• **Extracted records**
────────────────────

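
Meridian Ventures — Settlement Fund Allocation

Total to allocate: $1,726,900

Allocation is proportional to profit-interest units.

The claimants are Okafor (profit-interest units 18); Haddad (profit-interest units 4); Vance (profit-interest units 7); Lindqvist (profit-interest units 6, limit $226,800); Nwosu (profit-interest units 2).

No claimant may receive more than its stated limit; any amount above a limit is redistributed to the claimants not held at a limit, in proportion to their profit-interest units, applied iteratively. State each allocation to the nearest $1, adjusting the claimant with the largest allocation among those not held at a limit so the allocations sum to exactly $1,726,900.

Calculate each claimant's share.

Combined profit-interest units = 37.
Proportional shares (ignoring caps): Okafor 840,113.51; Haddad 186,691.89; Vance 326,710.81; Lindqvist 280,037.84; Nwosu 93,345.95.
Cap binds for Lindqvist ($226,800); balance $1,500,100 reallocated over remaining profit-interest units 31.
Remaining shares: Okafor 871,025.81 → $871,026; Haddad 193,561.29 → $193,561; Vance 338,732.26 → $338,732; Nwosu 96,780.65 → $96,781.

Okafor: $871,026; Haddad: $193,561; Vance: $338,732; Lindqvist: $226,800; Nwosu: $96,781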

────────────────────

• **TASK**
Return exactly the lines from the one containing "Total to allocate: $1,726,900" to the last line of the data, and nothing more.

• **REPLY TO THE TASK**
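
Total to allocate: $1,726,900

Allocation is proportional to profit-interest units.

The claimants are Okafor (profit-interest units 18); Haddad (profit-interest units 4); Vance (profit-interest units 7); Lindqvist (profit-interest units 6, limit $226,800); Nwosu (profit-interest units 2).

No claimant may receive more than its stated limit; any amount above a limit is redistributed to the claimants not held at a limit, in proportion to their profit-interest units, applied iteratively. State each allocation to the nearest $1, adjusting the claimant with the largest allocation among those not held at a limit so the allocations sum to exactly $1,726,900.

Calculate each claimant's share.

Combined profit-interest units = 37.
Proportional shares (ignoring caps): Okafor 840,113.51; Haddad 186,691.89; Vance 326,710.81; Lindqvist 280,037.84; Nwosu 93,345.95.
Cap binds for Lindqvist ($226,800); balance $1,500,100 reallocated over remaining profit-interest units 31.
Remaining shares: Okafor 871,025.81 → $871,026; Haddad 193,561.29 → $193,561; Vance 338,732.26 → $338,732; Nwosu 96,780.65 → $96,781.

Okafor: $871,026; Haddad: $193,561; Vance: $338,732; Lindqvist: $226,800; Nwosu: $96,781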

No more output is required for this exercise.